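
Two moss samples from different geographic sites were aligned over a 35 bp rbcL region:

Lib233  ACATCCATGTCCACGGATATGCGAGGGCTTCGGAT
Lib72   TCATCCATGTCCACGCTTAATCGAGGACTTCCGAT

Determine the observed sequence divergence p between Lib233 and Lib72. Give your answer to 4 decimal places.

Differing sites — 1:A/T; 16:G/C; 17:A/T; 20:T/A; 21:G/T; 27:G/A; 32:G/C.
There are 7 differences over 35 sites, so p = 7/35 = 0.2000.

0.2000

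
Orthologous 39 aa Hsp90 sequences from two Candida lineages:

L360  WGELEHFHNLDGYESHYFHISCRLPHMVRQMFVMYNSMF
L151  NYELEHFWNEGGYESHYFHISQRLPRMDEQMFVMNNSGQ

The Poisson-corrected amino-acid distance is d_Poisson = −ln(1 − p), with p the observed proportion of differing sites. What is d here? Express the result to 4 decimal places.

The sequences differ at positions 1 (W/N), 2 (G/Y), 8 (H/W), 10 (L/E), 11 (D/G), 22 (C/Q), 26 (H/R), 28 (V/D), 29 (R/E), 35 (Y/N), 38 (M/G), 39 (F/Q).
p = 12/39 = 0.307692.
d = −ln(1 − 0.307692) = −ln(0.692308) = 0.3677.

0.3677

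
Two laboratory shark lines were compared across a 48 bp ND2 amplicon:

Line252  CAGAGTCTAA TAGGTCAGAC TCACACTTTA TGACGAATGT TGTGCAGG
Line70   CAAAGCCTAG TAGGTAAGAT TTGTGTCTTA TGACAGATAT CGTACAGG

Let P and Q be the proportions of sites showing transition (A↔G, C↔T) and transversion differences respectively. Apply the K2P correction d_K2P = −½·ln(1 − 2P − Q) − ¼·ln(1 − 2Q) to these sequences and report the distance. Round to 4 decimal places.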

○ ○ ○ ○ ○ ○ ○

#### ACTIVITY
When a line in the records holds the string "from", copy that line.

#### EXERCISE ANSWER
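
Two moss samples from different geographic sites were aligned over a 35 bp rbcL region:
Orthologous 39 aa Hsp90 sequences from two Candida lineages: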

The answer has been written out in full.